▶ **DATASET EXTRACT**
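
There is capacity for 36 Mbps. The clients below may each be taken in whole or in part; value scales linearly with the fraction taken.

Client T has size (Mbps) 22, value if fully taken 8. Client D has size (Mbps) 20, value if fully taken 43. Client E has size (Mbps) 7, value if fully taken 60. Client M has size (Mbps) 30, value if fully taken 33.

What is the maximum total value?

Best value per unit of size first: Client E 60/7≈8.57, Client D 43/20≈2.15, Client M 33/30≈1.1, Client T 8/22≈0.364.
Client E: take in full, 7 Mbps for value 60 → 29 left.
Client D: take in full, 20 Mbps for value 43 → 9 left.
9 Mbps left: a 9/30 share of Client M gives 33×9/30 = 9.9.
Total value = 112.9.

112.9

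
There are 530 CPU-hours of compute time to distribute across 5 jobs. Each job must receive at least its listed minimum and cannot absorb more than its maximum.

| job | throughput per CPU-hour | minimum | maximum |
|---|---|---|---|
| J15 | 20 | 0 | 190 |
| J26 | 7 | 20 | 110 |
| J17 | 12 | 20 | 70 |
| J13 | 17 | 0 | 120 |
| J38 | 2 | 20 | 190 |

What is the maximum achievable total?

Meeting every minimum uses 0+20+20+0+20 = 60 CPU-hours, leaving 470.
Rank by throughput per CPU-hour: J15 20 > J13 17 > J17 12 > J26 7 > J38 2.
J15 takes 190 more to reach its cap of 190 — 280 left.
Give J13 120 more to hit its cap of 120 — 160 left.
J17: +50 to 70 (cap) — 110 left.
J26 takes 90 more to reach its cap of 110 — 20 left.
J38: +20 (room for 170) → 40. Pool exhausted.
Total = 20×190 + 7×110 + 12×70 + 17×120 + 2×40 = 7530.

7530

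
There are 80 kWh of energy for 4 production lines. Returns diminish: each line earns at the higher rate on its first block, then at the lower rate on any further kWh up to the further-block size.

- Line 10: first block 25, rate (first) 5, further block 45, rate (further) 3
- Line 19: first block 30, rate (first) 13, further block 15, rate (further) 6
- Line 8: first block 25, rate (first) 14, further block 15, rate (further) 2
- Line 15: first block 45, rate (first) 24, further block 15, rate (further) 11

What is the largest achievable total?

Order all 8 blocks by rate: Line 15/T1 24 > Line 8/T1 14 > Line 19/T1 13 > Line 15/T2 11 > Line 19/T2 6 > Line 10/T1 5 > Line 10/T2 3 > Line 8/T2 2.
Line 15 T1 at 24: fill all 45 ; 35 left.
Line 8/T1 (14): +25 ; 10 left.
10 remain; put them into Line 19 T1 at 13.
Total = 24×45 + 14×25 + 13×10 = 1560.

1560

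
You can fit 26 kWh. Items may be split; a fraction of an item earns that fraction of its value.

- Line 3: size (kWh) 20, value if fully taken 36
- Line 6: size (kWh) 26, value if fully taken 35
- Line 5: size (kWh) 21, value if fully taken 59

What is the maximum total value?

Sort by value density: Line 5 59/21≈2.81, Line 3 36/20≈1.8, Line 6 35/26≈1.35.
Line 5: take in full, 21 kWh for value 59 → 5 left.
5 kWh left: a 5/20 share of Line 3 gives 36×5/20 = 9.
Total value = 68.

68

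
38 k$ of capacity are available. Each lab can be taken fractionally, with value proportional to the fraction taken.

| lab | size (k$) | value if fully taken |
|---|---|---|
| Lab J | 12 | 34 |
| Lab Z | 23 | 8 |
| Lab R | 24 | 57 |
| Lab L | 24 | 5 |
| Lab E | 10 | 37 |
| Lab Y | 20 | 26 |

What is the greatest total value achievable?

Best value per unit of size first: Lab E 37/10≈3.7, Lab J 34/12≈2.83, Lab R 57/24≈2.38, Lab Y 26/20≈1.3, Lab Z 8/23≈0.348, Lab L 5/24≈0.208.
All 10 k$ of Lab E fit (value 37) → 28 remain.
Take all of Lab J (12 k$, value 34) → 16 k$ left.
16 k$ left: a 16/24 share of Lab R gives 57×16/24 = 38.
Total value = 109.

109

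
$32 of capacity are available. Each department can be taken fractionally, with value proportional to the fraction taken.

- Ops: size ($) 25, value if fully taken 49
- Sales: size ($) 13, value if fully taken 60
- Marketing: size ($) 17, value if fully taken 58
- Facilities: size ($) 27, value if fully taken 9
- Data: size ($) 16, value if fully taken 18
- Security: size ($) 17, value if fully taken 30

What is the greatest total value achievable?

121.92

Best value per unit of size first: Sales 60/13≈4.62, Marketing 58/17≈3.41, Ops 49/25≈1.96, Security 30/17≈1.76, Data 18/16≈1.12, Facilities 9/27≈0.333.
Sales: take in full, 13 $ for value 60 — 19 left.
Marketing: take in full, 17 $ for value 58 — 2 left.
Only 2 $ remain; take 2/25 of Ops for value 49×2/25 = 3.92.
Total value = 121.92.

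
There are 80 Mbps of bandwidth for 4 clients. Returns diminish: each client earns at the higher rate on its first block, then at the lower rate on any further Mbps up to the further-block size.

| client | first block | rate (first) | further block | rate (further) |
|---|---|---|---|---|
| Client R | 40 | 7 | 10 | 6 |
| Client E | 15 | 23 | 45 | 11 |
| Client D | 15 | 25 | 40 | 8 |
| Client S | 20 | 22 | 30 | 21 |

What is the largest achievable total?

1790

Order all 8 blocks by rate: Client D/T1 25 > Client E/T1 23 > Client S/T1 22 > Client S/T2 21 > Client E/T2 11 > Client D/T2 8 > Client R/T1 7 > Client R/T2 6.
Client D T1 at 25: fill all 15 → 65 left.
Fill Client E T1 block (15 at 23) → 50 left.
Client S T1 at 22: fill all 20 → 30 left.
Fill Client S T2 block (30 at 21) → 0 left.
Total = 25×15 + 23×15 + 22×20 + 21×30 = 1790.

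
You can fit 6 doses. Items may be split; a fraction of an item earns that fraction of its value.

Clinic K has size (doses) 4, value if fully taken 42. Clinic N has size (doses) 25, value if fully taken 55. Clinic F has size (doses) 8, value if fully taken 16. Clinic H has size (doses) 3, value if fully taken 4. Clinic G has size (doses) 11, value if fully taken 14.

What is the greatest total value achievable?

Best value per unit of size first: Clinic K 42/4≈10.5, Clinic N 55/25≈2.2, Clinic F 16/8≈2, Clinic H 4/3≈1.33, Clinic G 14/11≈1.27.
Take all of Clinic K (4 doses, value 42) ; 2 doses left.
Fill the last 2 doses with part of Clinic N: 2/25 of it earns 4.4.
Total value = 46.4.

46.4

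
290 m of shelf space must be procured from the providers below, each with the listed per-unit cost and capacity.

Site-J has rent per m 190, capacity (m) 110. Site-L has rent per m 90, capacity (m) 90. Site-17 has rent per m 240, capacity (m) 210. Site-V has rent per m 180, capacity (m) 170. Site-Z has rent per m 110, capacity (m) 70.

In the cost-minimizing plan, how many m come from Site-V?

Fill from the cheapest provider first.
Site-L (90): use full 90 ; 200 m to go.
Take 70 from Site-Z at 110 ; need 130 more.
Site-V at 180: take 130 of its 170 ; requirement met.
Site-J, Site-17: unused.

130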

▶ **ASSIGNMENT**
Line by line, output the data precisely as shown above.

▶ **SOLVED EXERCISE**
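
There is capacity for 36 Mbps. The clients below may each be taken in whole or in part; value scales linearly with the fraction taken.

Client T has size (Mbps) 22, value if fully taken 8. Client D has size (Mbps) 20, value if fully taken 43. Client E has size (Mbps) 7, value if fully taken 60. Client M has size (Mbps) 30, value if fully taken 33.

What is the maximum total value?

Best value per unit of size first: Client E 60/7≈8.57, Client D 43/20≈2.15, Client M 33/30≈1.1, Client T 8/22≈0.364.
Client E: take in full, 7 Mbps for value 60 → 29 left.
Client D: take in full, 20 Mbps for value 43 → 9 left.
9 Mbps left: a 9/30 share of Client M gives 33×9/30 = 9.9.
Total value = 112.9.

112.9

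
There are 530 CPU-hours of compute time to distribute across 5 jobs. Each job must receive at least its listed minimum and cannot absorb more than its maximum.

| job | throughput per CPU-hour | minimum | maximum |
|---|---|---|---|
| J15 | 20 | 0 | 190 |
| J26 | 7 | 20 | 110 |
| J17 | 12 | 20 | 70 |
| J13 | 17 | 0 | 120 |
| J38 | 2 | 20 | 190 |

What is the maximum achievable total?

Meeting every minimum uses 0+20+20+0+20 = 60 CPU-hours, leaving 470.
Rank by throughput per CPU-hour: J15 20 > J13 17 > J17 12 > J26 7 > J38 2.
J15 takes 190 more to reach its cap of 190 — 280 left.
Give J13 120 more to hit its cap of 120 — 160 left.
J17: +50 to 70 (cap) — 110 left.
J26 takes 90 more to reach its cap of 110 — 20 left.
J38: +20 (room for 170) → 40. Pool exhausted.
Total = 20×190 + 7×110 + 12×70 + 17×120 + 2×40 = 7530.

7530

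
There are 80 kWh of energy for 4 production lines. Returns diminish: each line earns at the higher rate on its first block, then at the lower rate on any further kWh up to the further-block size.

- Line 10: first block 25, rate (first) 5, further block 45, rate (further) 3
- Line 19: first block 30, rate (first) 13, further block 15, rate (further) 6
- Line 8: first block 25, rate (first) 14, further block 15, rate (further) 2
- Line 15: first block 45, rate (first) 24, further block 15, rate (further) 11

What is the largest achievable total?

Order all 8 blocks by rate: Line 15/T1 24 > Line 8/T1 14 > Line 19/T1 13 > Line 15/T2 11 > Line 19/T2 6 > Line 10/T1 5 > Line 10/T2 3 > Line 8/T2 2.
Line 15 T1 at 24: fill all 45 ; 35 left.
Line 8/T1 (14): +25 ; 10 left.
10 remain; put them into Line 19 T1 at 13.
Total = 24×45 + 14×25 + 13×10 = 1560.

1560

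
You can fit 26 kWh. Items may be split; a fraction of an item earns that fraction of its value.

- Line 3: size (kWh) 20, value if fully taken 36
- Line 6: size (kWh) 26, value if fully taken 35
- Line 5: size (kWh) 21, value if fully taken 59

What is the maximum total value?

Sort by value density: Line 5 59/21≈2.81, Line 3 36/20≈1.8, Line 6 35/26≈1.35.
Line 5: take in full, 21 kWh for value 59 → 5 left.
5 kWh left: a 5/20 share of Line 3 gives 36×5/20 = 9.
Total value = 68.

68

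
38 k$ of capacity are available. Each lab can be taken fractionally, with value proportional to the fraction taken.

| lab | size (k$) | value if fully taken |
|---|---|---|
| Lab J | 12 | 34 |
| Lab Z | 23 | 8 |
| Lab R | 24 | 57 |
| Lab L | 24 | 5 |
| Lab E | 10 | 37 |
| Lab Y | 20 | 26 |

What is the greatest total value achievable?

Best value per unit of size first: Lab E 37/10≈3.7, Lab J 34/12≈2.83, Lab R 57/24≈2.38, Lab Y 26/20≈1.3, Lab Z 8/23≈0.348, Lab L 5/24≈0.208.
All 10 k$ of Lab E fit (value 37) → 28 remain.
Take all of Lab J (12 k$, value 34) → 16 k$ left.
16 k$ left: a 16/24 share of Lab R gives 57×16/24 = 38.
Total value = 109.

109

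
$32 of capacity are available. Each department can be taken fractionally, with value proportional to the fraction taken.

- Ops: size ($) 25, value if fully taken 49
- Sales: size ($) 13, value if fully taken 60
- Marketing: size ($) 17, value if fully taken 58
- Facilities: size ($) 27, value if fully taken 9
- Data: size ($) 16, value if fully taken 18
- Security: size ($) 17, value if fully taken 30

What is the greatest total value achievable?

121.92

Best value per unit of size first: Sales 60/13≈4.62, Marketing 58/17≈3.41, Ops 49/25≈1.96, Security 30/17≈1.76, Data 18/16≈1.12, Facilities 9/27≈0.333.
Sales: take in full, 13 $ for value 60 — 19 left.
Marketing: take in full, 17 $ for value 58 — 2 left.
Only 2 $ remain; take 2/25 of Ops for value 49×2/25 = 3.92.
Total value = 121.92.

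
There are 80 Mbps of bandwidth for 4 clients. Returns diminish: each client earns at the higher rate on its first block, then at the lower rate on any further Mbps up to the further-block size.

| client | first block | rate (first) | further block | rate (further) |
|---|---|---|---|---|
| Client R | 40 | 7 | 10 | 6 |
| Client E | 15 | 23 | 45 | 11 |
| Client D | 15 | 25 | 40 | 8 |
| Client S | 20 | 22 | 30 | 21 |

What is the largest achievable total?

1790

Order all 8 blocks by rate: Client D/T1 25 > Client E/T1 23 > Client S/T1 22 > Client S/T2 21 > Client E/T2 11 > Client D/T2 8 > Client R/T1 7 > Client R/T2 6.
Client D T1 at 25: fill all 15 → 65 left.
Fill Client E T1 block (15 at 23) → 50 left.
Client S T1 at 22: fill all 20 → 30 left.
Fill Client S T2 block (30 at 21) → 0 left.
Total = 25×15 + 23×15 + 22×20 + 21×30 = 1790.

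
You can fit 6 doses. Items may be split; a fraction of an item earns that fraction of its value.

Clinic K has size (doses) 4, value if fully taken 42. Clinic N has size (doses) 25, value if fully taken 55. Clinic F has size (doses) 8, value if fully taken 16. Clinic H has size (doses) 3, value if fully taken 4. Clinic G has size (doses) 11, value if fully taken 14.

What is the greatest total value achievable?

Best value per unit of size first: Clinic K 42/4≈10.5, Clinic N 55/25≈2.2, Clinic F 16/8≈2, Clinic H 4/3≈1.33, Clinic G 14/11≈1.27.
Take all of Clinic K (4 doses, value 42) ; 2 doses left.
Fill the last 2 doses with part of Clinic N: 2/25 of it earns 4.4.
Total value = 46.4.

46.4

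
290 m of shelf space must be procured from the providers below, each with the listed per-unit cost and capacity.

Site-J has rent per m 190, capacity (m) 110. Site-L has rent per m 90, capacity (m) 90. Site-17 has rent per m 240, capacity (m) 210. Site-V has rent per m 180, capacity (m) 170. Site-Z has rent per m 110, capacity (m) 70.

In the cost-minimizing plan, how many m come from Site-V?

Fill from the cheapest provider first.
Site-L (90): use full 90 ; 200 m to go.
Take 70 from Site-Z at 110 ; need 130 more.
Site-V at 180: take 130 of its 170 ; requirement met.
Site-J, Site-17: unused.

130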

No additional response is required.